» Your task
Keeping each line exactly as it is, output all of the records.

» Information given
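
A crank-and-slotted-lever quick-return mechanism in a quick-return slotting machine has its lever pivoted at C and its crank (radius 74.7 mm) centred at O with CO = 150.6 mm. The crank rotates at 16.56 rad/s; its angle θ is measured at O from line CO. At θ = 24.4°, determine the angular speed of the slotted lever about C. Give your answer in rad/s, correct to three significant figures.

ω = 16.56 rad/s
Crank pin A relative to C: A = (d + r cosθ, r sinθ); lever angle φ = atan2(r sinθ, d + r cosθ).
Differentiating tanφ: φ̇ = rω(d cosθ + r)/(d² + r² + 2dr cosθ).
d² + r² + 2dr cosθ = |CA|² = 0.0487505 m²;  d cosθ + r = +0.21185 m.
|ω_lever| = |0.0747·16.56·+0.21185| / 0.0487505 = 5.3756 rad/s.

5.38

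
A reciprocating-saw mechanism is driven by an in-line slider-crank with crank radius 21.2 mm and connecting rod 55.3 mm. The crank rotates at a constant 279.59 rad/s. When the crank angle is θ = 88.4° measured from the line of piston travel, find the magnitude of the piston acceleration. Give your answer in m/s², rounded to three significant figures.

ω = 279.6 rad/s
x(θ) = r cosθ + √(L² − r² sin²θ); with ω constant, a = ω²·d²x/dθ².
d²x/dθ² = −r cosθ − r²(cos2θ)/√u − r⁴ sin²2θ/(4u^{3/2}),  u = L² − r² sin²θ = 0.002609 m².
Substituting r = 0.0212 m, L = 0.0553 m, θ = 88.4°: d²x/dθ² = +0.0081922 m.
a = ω²·d²x/dθ² = (279.6)²·(+0.0081922) = +640.39 m/s²;  |a| = 640.39 m/s².

640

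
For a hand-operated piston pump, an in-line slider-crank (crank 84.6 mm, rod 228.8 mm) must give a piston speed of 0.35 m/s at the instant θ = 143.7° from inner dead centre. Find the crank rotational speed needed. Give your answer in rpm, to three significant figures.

For an in-line slider-crank, |v_piston| = rω|sinθ|·[1 + r cosθ/√(L² − r² sin²θ)].
With r = 0.0846 m, L = 0.2288 m, θ = 143.7°: the bracketed kinematic factor |dx/dθ| = 0.034788 m.
ω = v/|dx/dθ| = 0.35/0.034788 = 10.061 rad/s.
N = 60ω/(2π) = 96.074 rpm.

96.1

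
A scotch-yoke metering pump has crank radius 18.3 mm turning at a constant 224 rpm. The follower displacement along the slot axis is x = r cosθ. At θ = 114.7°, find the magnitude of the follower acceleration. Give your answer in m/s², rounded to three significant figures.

ω = 23.46 rad/s (from 224 rpm).
x = r cosθ ⇒ ẍ = −rω² cosθ (ω constant).
|a| = rω²|cosθ| = 0.0183·(23.46)²·|cos 114.7°| = 4.2077 m/s².

4.21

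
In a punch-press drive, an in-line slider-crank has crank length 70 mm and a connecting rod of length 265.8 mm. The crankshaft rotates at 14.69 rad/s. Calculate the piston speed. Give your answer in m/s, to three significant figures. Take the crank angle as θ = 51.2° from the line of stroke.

0.937

ω = 14.69 rad/s
For an in-line slider-crank, x = r cosθ + √(L² − r² sin²θ), so v = −rω sinθ·[1 + r cosθ/√(L² − r² sin²θ)].
With r = 0.07 m, L = 0.2658 m, θ = 51.2°: √(L² − r² sin²θ) = 0.26014 m.
v = −0.07·14.69·0.77934·[1 + 0.07·0.62660/0.26014] = -0.93652 m/s.
|v| = 0.93652 m/s.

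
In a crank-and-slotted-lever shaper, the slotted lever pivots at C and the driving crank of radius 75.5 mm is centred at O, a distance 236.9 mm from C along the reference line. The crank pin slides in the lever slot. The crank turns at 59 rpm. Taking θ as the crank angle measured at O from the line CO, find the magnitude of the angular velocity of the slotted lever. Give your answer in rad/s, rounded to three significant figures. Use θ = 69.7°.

0.991

ω = 6.178 rad/s (from 59 rpm).
Crank pin A relative to C: A = (d + r cosθ, r sinθ); lever angle φ = atan2(r sinθ, d + r cosθ).
Differentiating tanφ: φ̇ = rω(d cosθ + r)/(d² + r² + 2dr cosθ).
d² + r² + 2dr cosθ = |CA|² = 0.0742324 m²;  d cosθ + r = +0.15769 m.
|ω_lever| = |0.0755·6.178·+0.15769| / 0.0742324 = 0.99091 rad/s.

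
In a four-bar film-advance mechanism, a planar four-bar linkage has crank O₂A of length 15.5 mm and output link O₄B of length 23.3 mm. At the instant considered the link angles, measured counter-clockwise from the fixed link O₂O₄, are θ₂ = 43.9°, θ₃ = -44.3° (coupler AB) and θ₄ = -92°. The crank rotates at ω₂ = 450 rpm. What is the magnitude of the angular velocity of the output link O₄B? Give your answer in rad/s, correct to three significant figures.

ω₂ = 47.12 rad/s (from 450 rpm).
Differentiating the loop-closure r₂e^{iθ₂}+r₃e^{iθ₃}=r₁+r₄e^{iθ₄} gives r₂ω₂e^{iθ₂}+r₃ω₃e^{iθ₃}=r₄ω₄e^{iθ₄}.
Eliminating the other unknown: ω₄ = r₂ω₂ sin(θ₂−θ₃) / [r₄ sin(θ₄−θ₃)].
Numerator sine = +0.99951; denominator sine = -0.73963.
Result = 0.0155·47.12·(+0.99951) / (0.0233·(-0.73963)) = -42.363 rad/s; magnitude 42.363 rad/s.

42.4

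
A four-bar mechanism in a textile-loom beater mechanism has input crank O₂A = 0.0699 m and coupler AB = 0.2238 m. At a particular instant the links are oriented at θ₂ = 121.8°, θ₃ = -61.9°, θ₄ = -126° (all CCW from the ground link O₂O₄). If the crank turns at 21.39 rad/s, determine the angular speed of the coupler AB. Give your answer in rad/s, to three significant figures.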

» Your solution
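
A crank-and-slotted-lever quick-return mechanism in a quick-return slotting machine has its lever pivoted at C and its crank (radius 74.7 mm) centred at O with CO = 150.6 mm. The crank rotates at 16.56 rad/s; its angle θ is measured at O from line CO. At θ = 24.4°, determine the angular speed of the slotted lever about C. Give your answer in rad/s, correct to three significant figures.

ω = 16.56 rad/s
Crank pin A relative to C: A = (d + r cosθ, r sinθ); lever angle φ = atan2(r sinθ, d + r cosθ).
Differentiating tanφ: φ̇ = rω(d cosθ + r)/(d² + r² + 2dr cosθ).
d² + r² + 2dr cosθ = |CA|² = 0.0487505 m²;  d cosθ + r = +0.21185 m.
|ω_lever| = |0.0747·16.56·+0.21185| / 0.0487505 = 5.3756 rad/s.

5.38

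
A reciprocating-saw mechanism is driven by an in-line slider-crank with crank radius 21.2 mm and connecting rod 55.3 mm. The crank rotates at a constant 279.59 rad/s. When the crank angle is θ = 88.4° measured from the line of piston travel, find the magnitude of the piston acceleration. Give your answer in m/s², rounded to three significant figures.

ω = 279.6 rad/s
x(θ) = r cosθ + √(L² − r² sin²θ); with ω constant, a = ω²·d²x/dθ².
d²x/dθ² = −r cosθ − r²(cos2θ)/√u − r⁴ sin²2θ/(4u^{3/2}),  u = L² − r² sin²θ = 0.002609 m².
Substituting r = 0.0212 m, L = 0.0553 m, θ = 88.4°: d²x/dθ² = +0.0081922 m.
a = ω²·d²x/dθ² = (279.6)²·(+0.0081922) = +640.39 m/s²;  |a| = 640.39 m/s².

640

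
For a hand-operated piston pump, an in-line slider-crank (crank 84.6 mm, rod 228.8 mm) must give a piston speed of 0.35 m/s at the instant θ = 143.7° from inner dead centre. Find the crank rotational speed needed. Give your answer in rpm, to three significant figures.

For an in-line slider-crank, |v_piston| = rω|sinθ|·[1 + r cosθ/√(L² − r² sin²θ)].
With r = 0.0846 m, L = 0.2288 m, θ = 143.7°: the bracketed kinematic factor |dx/dθ| = 0.034788 m.
ω = v/|dx/dθ| = 0.35/0.034788 = 10.061 rad/s.
N = 60ω/(2π) = 96.074 rpm.

96.1

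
A scotch-yoke metering pump has crank radius 18.3 mm turning at a constant 224 rpm. The follower displacement along the slot axis is x = r cosθ. At θ = 114.7°, find the magnitude of the follower acceleration. Give your answer in m/s², rounded to three significant figures.

ω = 23.46 rad/s (from 224 rpm).
x = r cosθ ⇒ ẍ = −rω² cosθ (ω constant).
|a| = rω²|cosθ| = 0.0183·(23.46)²·|cos 114.7°| = 4.2077 m/s².

4.21

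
In a punch-press drive, an in-line slider-crank has crank length 70 mm and a connecting rod of length 265.8 mm. The crankshaft rotates at 14.69 rad/s. Calculate the piston speed. Give your answer in m/s, to three significant figures. Take the crank angle as θ = 51.2° from the line of stroke.

0.937

ω = 14.69 rad/s
For an in-line slider-crank, x = r cosθ + √(L² − r² sin²θ), so v = −rω sinθ·[1 + r cosθ/√(L² − r² sin²θ)].
With r = 0.07 m, L = 0.2658 m, θ = 51.2°: √(L² − r² sin²θ) = 0.26014 m.
v = −0.07·14.69·0.77934·[1 + 0.07·0.62660/0.26014] = -0.93652 m/s.
|v| = 0.93652 m/s.

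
In a crank-and-slotted-lever shaper, the slotted lever pivots at C and the driving crank of radius 75.5 mm is centred at O, a distance 236.9 mm from C along the reference line. The crank pin slides in the lever slot. The crank turns at 59 rpm. Taking θ as the crank angle measured at O from the line CO, find the magnitude of the angular velocity of the slotted lever. Give your answer in rad/s, rounded to three significant figures. Use θ = 69.7°.

0.991

ω = 6.178 rad/s (from 59 rpm).
Crank pin A relative to C: A = (d + r cosθ, r sinθ); lever angle φ = atan2(r sinθ, d + r cosθ).
Differentiating tanφ: φ̇ = rω(d cosθ + r)/(d² + r² + 2dr cosθ).
d² + r² + 2dr cosθ = |CA|² = 0.0742324 m²;  d cosθ + r = +0.15769 m.
|ω_lever| = |0.0755·6.178·+0.15769| / 0.0742324 = 0.99091 rad/s.

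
In a four-bar film-advance mechanism, a planar four-bar linkage has crank O₂A of length 15.5 mm and output link O₄B of length 23.3 mm. At the instant considered the link angles, measured counter-clockwise from the fixed link O₂O₄, are θ₂ = 43.9°, θ₃ = -44.3° (coupler AB) and θ₄ = -92°. The crank rotates at ω₂ = 450 rpm. What is the magnitude of the angular velocity of the output link O₄B? Give your answer in rad/s, correct to three significant figures.

ω₂ = 47.12 rad/s (from 450 rpm).
Differentiating the loop-closure r₂e^{iθ₂}+r₃e^{iθ₃}=r₁+r₄e^{iθ₄} gives r₂ω₂e^{iθ₂}+r₃ω₃e^{iθ₃}=r₄ω₄e^{iθ₄}.
Eliminating the other unknown: ω₄ = r₂ω₂ sin(θ₂−θ₃) / [r₄ sin(θ₄−θ₃)].
Numerator sine = +0.99951; denominator sine = -0.73963.
Result = 0.0155·47.12·(+0.99951) / (0.0233·(-0.73963)) = -42.363 rad/s; magnitude 42.363 rad/s.

42.4

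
A four-bar mechanism in a textile-loom beater mechanism has input crank O₂A = 0.0699 m and coupler AB = 0.2238 m. At a particular instant the links are oriented at θ₂ = 121.8°, θ₃ = -61.9°, θ₄ = -126° (all CCW from the ground link O₂O₄). If the crank turns at 21.39 rad/s, determine the angular speed of the coupler AB. Give your answer in rad/s, to three significant figures.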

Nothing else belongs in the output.